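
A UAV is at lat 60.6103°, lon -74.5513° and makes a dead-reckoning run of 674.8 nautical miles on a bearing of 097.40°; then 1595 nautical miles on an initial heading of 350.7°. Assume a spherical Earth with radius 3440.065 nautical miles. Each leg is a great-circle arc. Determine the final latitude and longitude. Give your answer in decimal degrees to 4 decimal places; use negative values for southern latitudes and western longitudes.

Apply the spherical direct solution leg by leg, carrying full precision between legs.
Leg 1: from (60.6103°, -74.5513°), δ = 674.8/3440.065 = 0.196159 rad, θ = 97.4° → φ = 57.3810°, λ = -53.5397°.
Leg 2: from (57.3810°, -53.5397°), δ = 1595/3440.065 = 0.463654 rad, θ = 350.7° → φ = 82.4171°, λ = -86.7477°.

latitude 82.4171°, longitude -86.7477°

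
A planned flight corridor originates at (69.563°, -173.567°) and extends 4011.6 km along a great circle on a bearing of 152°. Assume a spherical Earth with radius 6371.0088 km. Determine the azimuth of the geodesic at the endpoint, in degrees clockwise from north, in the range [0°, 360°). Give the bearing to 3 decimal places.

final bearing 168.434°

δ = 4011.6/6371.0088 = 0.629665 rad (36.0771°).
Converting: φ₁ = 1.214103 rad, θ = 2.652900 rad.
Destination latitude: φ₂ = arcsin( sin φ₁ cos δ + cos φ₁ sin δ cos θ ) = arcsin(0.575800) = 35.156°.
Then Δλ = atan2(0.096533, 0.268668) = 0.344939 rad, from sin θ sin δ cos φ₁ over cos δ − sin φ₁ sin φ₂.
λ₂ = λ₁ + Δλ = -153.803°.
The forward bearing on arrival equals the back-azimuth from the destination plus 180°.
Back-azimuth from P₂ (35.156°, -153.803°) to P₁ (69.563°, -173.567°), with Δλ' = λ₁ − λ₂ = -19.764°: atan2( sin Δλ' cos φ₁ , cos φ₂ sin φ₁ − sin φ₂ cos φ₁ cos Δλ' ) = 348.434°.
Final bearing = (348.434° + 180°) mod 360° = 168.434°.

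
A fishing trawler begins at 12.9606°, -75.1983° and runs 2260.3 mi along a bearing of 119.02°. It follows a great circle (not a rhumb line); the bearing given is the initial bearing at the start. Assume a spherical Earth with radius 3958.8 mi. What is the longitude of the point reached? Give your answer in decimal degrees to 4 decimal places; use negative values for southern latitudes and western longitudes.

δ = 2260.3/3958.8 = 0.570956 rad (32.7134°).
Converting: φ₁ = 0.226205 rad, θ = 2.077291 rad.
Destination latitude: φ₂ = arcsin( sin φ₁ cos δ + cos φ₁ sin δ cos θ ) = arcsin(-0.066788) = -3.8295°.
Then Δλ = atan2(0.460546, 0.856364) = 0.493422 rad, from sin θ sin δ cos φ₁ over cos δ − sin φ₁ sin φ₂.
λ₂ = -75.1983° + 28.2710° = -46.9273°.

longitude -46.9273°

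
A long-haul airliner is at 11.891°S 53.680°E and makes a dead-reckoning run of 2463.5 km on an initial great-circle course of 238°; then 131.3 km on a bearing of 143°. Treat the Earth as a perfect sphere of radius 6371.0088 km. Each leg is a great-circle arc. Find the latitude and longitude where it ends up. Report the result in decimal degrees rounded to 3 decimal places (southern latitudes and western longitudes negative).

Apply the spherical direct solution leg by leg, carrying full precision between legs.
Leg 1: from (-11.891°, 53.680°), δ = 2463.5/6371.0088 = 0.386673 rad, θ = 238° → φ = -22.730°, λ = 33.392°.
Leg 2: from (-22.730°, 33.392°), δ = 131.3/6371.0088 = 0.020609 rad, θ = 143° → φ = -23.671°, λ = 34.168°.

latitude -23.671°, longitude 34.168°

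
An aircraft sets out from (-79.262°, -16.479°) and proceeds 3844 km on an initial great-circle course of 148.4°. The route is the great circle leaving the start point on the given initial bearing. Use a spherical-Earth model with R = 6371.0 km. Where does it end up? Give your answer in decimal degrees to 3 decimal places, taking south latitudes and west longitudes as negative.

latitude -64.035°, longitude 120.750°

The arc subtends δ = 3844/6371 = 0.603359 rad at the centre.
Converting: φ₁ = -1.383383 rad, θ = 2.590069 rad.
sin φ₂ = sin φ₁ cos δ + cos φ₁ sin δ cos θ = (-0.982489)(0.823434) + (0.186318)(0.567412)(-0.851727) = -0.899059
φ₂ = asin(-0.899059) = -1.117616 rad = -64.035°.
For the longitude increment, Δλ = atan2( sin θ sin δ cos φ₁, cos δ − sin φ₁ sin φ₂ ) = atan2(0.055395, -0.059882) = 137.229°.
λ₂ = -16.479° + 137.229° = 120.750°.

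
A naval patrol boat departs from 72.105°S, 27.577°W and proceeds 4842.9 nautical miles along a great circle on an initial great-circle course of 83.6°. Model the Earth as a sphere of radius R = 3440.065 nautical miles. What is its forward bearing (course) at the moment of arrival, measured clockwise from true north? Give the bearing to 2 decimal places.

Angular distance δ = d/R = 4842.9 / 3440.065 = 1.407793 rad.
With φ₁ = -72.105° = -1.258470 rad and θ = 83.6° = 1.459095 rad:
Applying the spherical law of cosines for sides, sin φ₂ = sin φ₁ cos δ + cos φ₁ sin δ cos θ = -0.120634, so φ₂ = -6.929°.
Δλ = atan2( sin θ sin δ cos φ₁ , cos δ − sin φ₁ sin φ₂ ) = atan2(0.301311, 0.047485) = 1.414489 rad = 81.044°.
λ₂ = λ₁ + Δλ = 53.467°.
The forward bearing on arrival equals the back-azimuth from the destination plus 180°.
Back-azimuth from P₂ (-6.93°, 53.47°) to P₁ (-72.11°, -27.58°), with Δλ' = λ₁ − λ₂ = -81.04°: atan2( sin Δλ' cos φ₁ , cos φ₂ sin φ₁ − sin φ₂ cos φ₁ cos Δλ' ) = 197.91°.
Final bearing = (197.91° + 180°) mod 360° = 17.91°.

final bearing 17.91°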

▶ _Work task_: Repeat the material in full. Nothing may differ.

▶ _Answer area_:
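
A UAV is at lat 60.6103°, lon -74.5513° and makes a dead-reckoning run of 674.8 nautical miles on a bearing of 097.40°; then 1595 nautical miles on an initial heading of 350.7°. Assume a spherical Earth with radius 3440.065 nautical miles. Each leg is a great-circle arc. Determine the final latitude and longitude. Give your answer in decimal degrees to 4 decimal places; use negative values for southern latitudes and western longitudes.

Apply the spherical direct solution leg by leg, carrying full precision between legs.
Leg 1: from (60.6103°, -74.5513°), δ = 674.8/3440.065 = 0.196159 rad, θ = 97.4° → φ = 57.3810°, λ = -53.5397°.
Leg 2: from (57.3810°, -53.5397°), δ = 1595/3440.065 = 0.463654 rad, θ = 350.7° → φ = 82.4171°, λ = -86.7477°.

latitude 82.4171°, longitude -86.7477°

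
A planned flight corridor originates at (69.563°, -173.567°) and extends 4011.6 km along a great circle on a bearing of 152°. Assume a spherical Earth with radius 6371.0088 km. Determine the azimuth of the geodesic at the endpoint, in degrees clockwise from north, in the range [0°, 360°). Give the bearing to 3 decimal places.

final bearing 168.434°

δ = 4011.6/6371.0088 = 0.629665 rad (36.0771°).
Converting: φ₁ = 1.214103 rad, θ = 2.652900 rad.
Destination latitude: φ₂ = arcsin( sin φ₁ cos δ + cos φ₁ sin δ cos θ ) = arcsin(0.575800) = 35.156°.
Then Δλ = atan2(0.096533, 0.268668) = 0.344939 rad, from sin θ sin δ cos φ₁ over cos δ − sin φ₁ sin φ₂.
λ₂ = λ₁ + Δλ = -153.803°.
The forward bearing on arrival equals the back-azimuth from the destination plus 180°.
Back-azimuth from P₂ (35.156°, -153.803°) to P₁ (69.563°, -173.567°), with Δλ' = λ₁ − λ₂ = -19.764°: atan2( sin Δλ' cos φ₁ , cos φ₂ sin φ₁ − sin φ₂ cos φ₁ cos Δλ' ) = 348.434°.
Final bearing = (348.434° + 180°) mod 360° = 168.434°.

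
A fishing trawler begins at 12.9606°, -75.1983° and runs 2260.3 mi along a bearing of 119.02°. It follows a great circle (not a rhumb line); the bearing given is the initial bearing at the start. Assume a spherical Earth with radius 3958.8 mi. What is the longitude of the point reached? Give your answer in decimal degrees to 4 decimal places; use negative values for southern latitudes and western longitudes.

δ = 2260.3/3958.8 = 0.570956 rad (32.7134°).
Converting: φ₁ = 0.226205 rad, θ = 2.077291 rad.
Destination latitude: φ₂ = arcsin( sin φ₁ cos δ + cos φ₁ sin δ cos θ ) = arcsin(-0.066788) = -3.8295°.
Then Δλ = atan2(0.460546, 0.856364) = 0.493422 rad, from sin θ sin δ cos φ₁ over cos δ − sin φ₁ sin φ₂.
λ₂ = -75.1983° + 28.2710° = -46.9273°.

longitude -46.9273°

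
A long-haul airliner is at 11.891°S 53.680°E and makes a dead-reckoning run of 2463.5 km on an initial great-circle course of 238°; then 131.3 km on a bearing of 143°. Treat the Earth as a perfect sphere of radius 6371.0088 km. Each leg is a great-circle arc. Find the latitude and longitude where it ends up. Report the result in decimal degrees rounded to 3 decimal places (southern latitudes and western longitudes negative).

Apply the spherical direct solution leg by leg, carrying full precision between legs.
Leg 1: from (-11.891°, 53.680°), δ = 2463.5/6371.0088 = 0.386673 rad, θ = 238° → φ = -22.730°, λ = 33.392°.
Leg 2: from (-22.730°, 33.392°), δ = 131.3/6371.0088 = 0.020609 rad, θ = 143° → φ = -23.671°, λ = 34.168°.

latitude -23.671°, longitude 34.168°

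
An aircraft sets out from (-79.262°, -16.479°) and proceeds 3844 km on an initial great-circle course of 148.4°. The route is the great circle leaving the start point on the given initial bearing. Use a spherical-Earth model with R = 6371.0 km. Where does it end up? Give your answer in decimal degrees to 3 decimal places, taking south latitudes and west longitudes as negative.

latitude -64.035°, longitude 120.750°

The arc subtends δ = 3844/6371 = 0.603359 rad at the centre.
Converting: φ₁ = -1.383383 rad, θ = 2.590069 rad.
sin φ₂ = sin φ₁ cos δ + cos φ₁ sin δ cos θ = (-0.982489)(0.823434) + (0.186318)(0.567412)(-0.851727) = -0.899059
φ₂ = asin(-0.899059) = -1.117616 rad = -64.035°.
For the longitude increment, Δλ = atan2( sin θ sin δ cos φ₁, cos δ − sin φ₁ sin φ₂ ) = atan2(0.055395, -0.059882) = 137.229°.
λ₂ = -16.479° + 137.229° = 120.750°.

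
A naval patrol boat departs from 72.105°S, 27.577°W and proceeds 4842.9 nautical miles along a great circle on an initial great-circle course of 83.6°. Model the Earth as a sphere of radius R = 3440.065 nautical miles. What is its forward bearing (course) at the moment of arrival, measured clockwise from true north? Give the bearing to 2 decimal places.

Angular distance δ = d/R = 4842.9 / 3440.065 = 1.407793 rad.
With φ₁ = -72.105° = -1.258470 rad and θ = 83.6° = 1.459095 rad:
Applying the spherical law of cosines for sides, sin φ₂ = sin φ₁ cos δ + cos φ₁ sin δ cos θ = -0.120634, so φ₂ = -6.929°.
Δλ = atan2( sin θ sin δ cos φ₁ , cos δ − sin φ₁ sin φ₂ ) = atan2(0.301311, 0.047485) = 1.414489 rad = 81.044°.
λ₂ = λ₁ + Δλ = 53.467°.
The forward bearing on arrival equals the back-azimuth from the destination plus 180°.
Back-azimuth from P₂ (-6.93°, 53.47°) to P₁ (-72.11°, -27.58°), with Δλ' = λ₁ − λ₂ = -81.04°: atan2( sin Δλ' cos φ₁ , cos φ₂ sin φ₁ − sin φ₂ cos φ₁ cos Δλ' ) = 197.91°.
Final bearing = (197.91° + 180°) mod 360° = 17.91°.

final bearing 17.91°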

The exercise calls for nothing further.